What you should do: Please transcribe the data exactly, with nothing left out.

Records drawn from a dataset
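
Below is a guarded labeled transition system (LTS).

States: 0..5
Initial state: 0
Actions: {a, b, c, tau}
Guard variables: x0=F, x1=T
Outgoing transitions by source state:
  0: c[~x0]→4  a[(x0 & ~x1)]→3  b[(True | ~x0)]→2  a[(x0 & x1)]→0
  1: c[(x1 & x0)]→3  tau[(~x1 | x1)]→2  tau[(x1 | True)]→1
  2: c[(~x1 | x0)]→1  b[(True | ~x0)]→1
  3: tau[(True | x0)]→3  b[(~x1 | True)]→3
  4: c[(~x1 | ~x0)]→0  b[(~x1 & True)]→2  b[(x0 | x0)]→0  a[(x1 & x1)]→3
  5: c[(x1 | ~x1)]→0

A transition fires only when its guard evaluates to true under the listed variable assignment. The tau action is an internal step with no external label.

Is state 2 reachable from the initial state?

Guard filter leaves 10 enabled edge(s).
depth 0: {0}
depth 1: {2,4}  now seen {0,2,4}
depth 2: {1,3}  now seen {0,1,2,3,4}
Reachable = {0,1,2,3,4}
trace reaching 2: b

Answer: REACHABLE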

Exercise response:
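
Below is a guarded labeled transition system (LTS).

States: 0..5
Initial state: 0
Actions: {a, b, c, tau}
Guard variables: x0=F, x1=T
Outgoing transitions by source state:
  0: c[~x0]→4  a[(x0 & ~x1)]→3  b[(True | ~x0)]→2  a[(x0 & x1)]→0
  1: c[(x1 & x0)]→3  tau[(~x1 | x1)]→2  tau[(x1 | True)]→1
  2: c[(~x1 | x0)]→1  b[(True | ~x0)]→1
  3: tau[(True | x0)]→3  b[(~x1 | True)]→3
  4: c[(~x1 | ~x0)]→0  b[(~x1 & True)]→2  b[(x0 | x0)]→0  a[(x1 & x1)]→3
  5: c[(x1 | ~x1)]→0

A transition fires only when its guard evaluates to true under the listed variable assignment. The tau action is an internal step with no external label.

Is state 2 reachable from the initial state?

Guard filter leaves 10 enabled edge(s).
depth 0: {0}
depth 1: {2,4}  now seen {0,2,4}
depth 2: {1,3}  now seen {0,1,2,3,4}
Reachable = {0,1,2,3,4}
trace reaching 2: b

Answer: REACHABLE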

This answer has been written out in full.